- _Input records_:
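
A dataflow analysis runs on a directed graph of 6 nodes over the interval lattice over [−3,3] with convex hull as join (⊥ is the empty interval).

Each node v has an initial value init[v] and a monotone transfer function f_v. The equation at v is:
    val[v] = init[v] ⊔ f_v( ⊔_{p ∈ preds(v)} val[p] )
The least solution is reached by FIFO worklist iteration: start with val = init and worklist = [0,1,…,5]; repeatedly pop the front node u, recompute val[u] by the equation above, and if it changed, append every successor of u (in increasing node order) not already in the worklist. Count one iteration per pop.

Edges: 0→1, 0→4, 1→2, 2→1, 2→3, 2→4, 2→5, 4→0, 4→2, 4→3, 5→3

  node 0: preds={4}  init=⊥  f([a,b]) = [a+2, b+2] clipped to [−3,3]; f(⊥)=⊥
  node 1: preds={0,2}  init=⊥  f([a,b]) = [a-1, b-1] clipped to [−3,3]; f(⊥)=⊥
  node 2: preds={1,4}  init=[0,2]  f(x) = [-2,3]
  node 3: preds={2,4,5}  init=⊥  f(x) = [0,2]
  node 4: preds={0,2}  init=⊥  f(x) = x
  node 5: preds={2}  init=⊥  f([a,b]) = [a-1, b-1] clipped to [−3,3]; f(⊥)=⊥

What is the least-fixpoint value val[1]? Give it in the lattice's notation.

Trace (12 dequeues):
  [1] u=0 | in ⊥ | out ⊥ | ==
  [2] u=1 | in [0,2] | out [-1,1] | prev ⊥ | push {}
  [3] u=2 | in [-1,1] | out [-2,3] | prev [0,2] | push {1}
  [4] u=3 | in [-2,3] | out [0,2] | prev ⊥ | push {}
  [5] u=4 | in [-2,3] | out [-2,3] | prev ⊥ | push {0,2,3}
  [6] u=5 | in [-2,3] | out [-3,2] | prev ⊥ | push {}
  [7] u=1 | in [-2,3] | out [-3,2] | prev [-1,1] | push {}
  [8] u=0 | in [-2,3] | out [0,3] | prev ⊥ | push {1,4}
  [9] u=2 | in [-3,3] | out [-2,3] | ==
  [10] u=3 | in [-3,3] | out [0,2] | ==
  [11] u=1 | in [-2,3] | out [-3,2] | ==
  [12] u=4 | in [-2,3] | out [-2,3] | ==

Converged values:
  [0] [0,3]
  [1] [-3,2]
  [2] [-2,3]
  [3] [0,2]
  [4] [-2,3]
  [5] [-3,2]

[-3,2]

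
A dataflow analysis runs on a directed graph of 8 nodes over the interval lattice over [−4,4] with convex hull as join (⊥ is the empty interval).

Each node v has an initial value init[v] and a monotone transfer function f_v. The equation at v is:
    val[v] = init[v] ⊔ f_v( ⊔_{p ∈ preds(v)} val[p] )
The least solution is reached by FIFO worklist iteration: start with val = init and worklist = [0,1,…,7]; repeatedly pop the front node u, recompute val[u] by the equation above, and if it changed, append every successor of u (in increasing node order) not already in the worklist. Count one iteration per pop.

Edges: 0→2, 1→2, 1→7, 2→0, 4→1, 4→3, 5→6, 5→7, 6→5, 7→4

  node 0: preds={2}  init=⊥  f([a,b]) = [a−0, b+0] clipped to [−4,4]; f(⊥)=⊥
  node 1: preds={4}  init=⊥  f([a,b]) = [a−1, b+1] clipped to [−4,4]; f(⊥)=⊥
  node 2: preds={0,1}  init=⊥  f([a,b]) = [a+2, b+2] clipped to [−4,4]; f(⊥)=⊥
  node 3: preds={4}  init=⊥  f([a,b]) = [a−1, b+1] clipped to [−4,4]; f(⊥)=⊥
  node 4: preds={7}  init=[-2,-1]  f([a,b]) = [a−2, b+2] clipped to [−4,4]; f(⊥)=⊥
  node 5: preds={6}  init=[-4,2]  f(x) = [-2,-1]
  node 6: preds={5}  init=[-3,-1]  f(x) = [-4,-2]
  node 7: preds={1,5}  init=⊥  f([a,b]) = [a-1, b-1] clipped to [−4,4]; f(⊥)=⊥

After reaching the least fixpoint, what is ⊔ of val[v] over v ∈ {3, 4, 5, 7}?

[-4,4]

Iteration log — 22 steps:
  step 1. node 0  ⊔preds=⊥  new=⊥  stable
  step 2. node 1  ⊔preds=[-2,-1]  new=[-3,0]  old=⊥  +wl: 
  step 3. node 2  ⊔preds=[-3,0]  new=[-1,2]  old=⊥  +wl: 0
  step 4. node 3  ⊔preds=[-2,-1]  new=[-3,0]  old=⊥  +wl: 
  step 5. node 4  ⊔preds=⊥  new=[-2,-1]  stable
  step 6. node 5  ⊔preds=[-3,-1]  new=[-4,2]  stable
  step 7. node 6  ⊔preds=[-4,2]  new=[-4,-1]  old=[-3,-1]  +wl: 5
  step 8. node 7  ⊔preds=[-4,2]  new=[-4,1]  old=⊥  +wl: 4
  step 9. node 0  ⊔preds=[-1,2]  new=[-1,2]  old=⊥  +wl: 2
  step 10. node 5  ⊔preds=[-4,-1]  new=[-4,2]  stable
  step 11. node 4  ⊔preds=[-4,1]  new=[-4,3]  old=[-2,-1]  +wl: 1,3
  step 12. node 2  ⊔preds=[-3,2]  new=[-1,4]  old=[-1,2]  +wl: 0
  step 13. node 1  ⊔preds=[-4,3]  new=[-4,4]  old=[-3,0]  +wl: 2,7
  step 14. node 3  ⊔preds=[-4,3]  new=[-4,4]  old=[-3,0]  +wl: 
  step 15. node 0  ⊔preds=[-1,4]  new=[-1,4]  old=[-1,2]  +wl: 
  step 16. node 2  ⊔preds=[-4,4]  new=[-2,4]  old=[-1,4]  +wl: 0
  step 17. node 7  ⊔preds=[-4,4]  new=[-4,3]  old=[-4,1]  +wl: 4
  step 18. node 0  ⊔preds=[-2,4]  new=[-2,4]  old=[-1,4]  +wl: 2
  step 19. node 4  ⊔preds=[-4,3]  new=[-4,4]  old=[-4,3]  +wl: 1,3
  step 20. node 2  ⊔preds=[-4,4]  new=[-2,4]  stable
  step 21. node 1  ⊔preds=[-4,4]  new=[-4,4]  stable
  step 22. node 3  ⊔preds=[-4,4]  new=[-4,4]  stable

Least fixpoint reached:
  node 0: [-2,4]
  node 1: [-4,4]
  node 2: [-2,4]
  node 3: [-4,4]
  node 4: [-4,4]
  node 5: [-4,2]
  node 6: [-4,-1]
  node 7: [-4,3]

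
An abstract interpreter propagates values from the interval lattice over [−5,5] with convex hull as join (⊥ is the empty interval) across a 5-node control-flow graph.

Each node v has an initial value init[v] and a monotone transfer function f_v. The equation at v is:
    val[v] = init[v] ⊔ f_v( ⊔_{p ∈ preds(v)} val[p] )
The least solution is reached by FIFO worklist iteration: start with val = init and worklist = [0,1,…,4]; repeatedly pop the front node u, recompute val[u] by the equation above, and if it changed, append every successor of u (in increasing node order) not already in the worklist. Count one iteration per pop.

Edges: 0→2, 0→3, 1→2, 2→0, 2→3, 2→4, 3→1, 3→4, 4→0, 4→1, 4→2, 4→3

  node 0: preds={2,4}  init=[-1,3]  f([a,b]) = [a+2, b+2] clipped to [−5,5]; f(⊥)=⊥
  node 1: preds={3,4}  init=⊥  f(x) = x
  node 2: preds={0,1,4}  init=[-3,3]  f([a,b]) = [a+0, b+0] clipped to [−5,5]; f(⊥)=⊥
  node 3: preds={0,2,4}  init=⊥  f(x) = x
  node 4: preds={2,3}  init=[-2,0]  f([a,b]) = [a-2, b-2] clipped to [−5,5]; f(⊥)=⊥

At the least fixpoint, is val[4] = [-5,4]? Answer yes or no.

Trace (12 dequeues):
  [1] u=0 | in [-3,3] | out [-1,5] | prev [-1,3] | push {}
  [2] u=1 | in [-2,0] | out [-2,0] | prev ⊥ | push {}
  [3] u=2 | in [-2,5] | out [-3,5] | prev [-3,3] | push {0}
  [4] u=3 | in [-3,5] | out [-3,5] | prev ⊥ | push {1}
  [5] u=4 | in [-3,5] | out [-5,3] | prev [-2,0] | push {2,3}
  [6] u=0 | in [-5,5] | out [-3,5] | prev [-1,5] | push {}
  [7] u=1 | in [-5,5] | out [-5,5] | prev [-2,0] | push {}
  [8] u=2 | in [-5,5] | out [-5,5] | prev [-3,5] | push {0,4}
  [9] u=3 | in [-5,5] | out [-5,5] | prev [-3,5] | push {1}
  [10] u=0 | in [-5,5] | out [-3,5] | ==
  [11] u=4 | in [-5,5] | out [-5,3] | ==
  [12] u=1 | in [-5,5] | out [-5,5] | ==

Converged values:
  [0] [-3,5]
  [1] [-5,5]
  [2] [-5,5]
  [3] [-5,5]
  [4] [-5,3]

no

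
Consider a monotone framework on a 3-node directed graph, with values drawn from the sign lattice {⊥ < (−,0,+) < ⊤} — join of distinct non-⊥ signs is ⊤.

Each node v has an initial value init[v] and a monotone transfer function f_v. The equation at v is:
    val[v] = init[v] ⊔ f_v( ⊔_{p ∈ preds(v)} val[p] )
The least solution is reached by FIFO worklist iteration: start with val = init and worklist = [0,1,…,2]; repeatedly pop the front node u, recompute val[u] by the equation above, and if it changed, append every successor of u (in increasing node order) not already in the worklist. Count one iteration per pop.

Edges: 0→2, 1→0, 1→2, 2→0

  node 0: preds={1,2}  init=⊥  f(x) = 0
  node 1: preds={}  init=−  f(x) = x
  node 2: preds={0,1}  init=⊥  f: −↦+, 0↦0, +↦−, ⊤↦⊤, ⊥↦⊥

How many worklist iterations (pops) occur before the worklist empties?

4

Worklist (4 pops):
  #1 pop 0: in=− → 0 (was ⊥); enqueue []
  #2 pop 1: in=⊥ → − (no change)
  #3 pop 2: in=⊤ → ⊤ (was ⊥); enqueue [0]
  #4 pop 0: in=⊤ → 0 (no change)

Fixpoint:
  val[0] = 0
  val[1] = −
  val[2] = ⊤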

- _Assigned task_:
Nothing should appear in the answer except the lines above from the line with "worklist = [0,1,…,5];" through the line with "b+2] clipped to [−3,3]; f(⊥)=⊥", both included, written out exactly.

- _Result_:
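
The least solution is reached by FIFO worklist iteration: start with val = init and worklist = [0,1,…,5]; repeatedly pop the front node u, recompute val[u] by the equation above, and if it changed, append every successor of u (in increasing node order) not already in the worklist. Count one iteration per pop.

Edges: 0→1, 0→4, 1→2, 2→1, 2→3, 2→4, 2→5, 4→0, 4→2, 4→3, 5→3

  node 0: preds={4}  init=⊥  f([a,b]) = [a+2, b+2] clipped to [−3,3]; f(⊥)=⊥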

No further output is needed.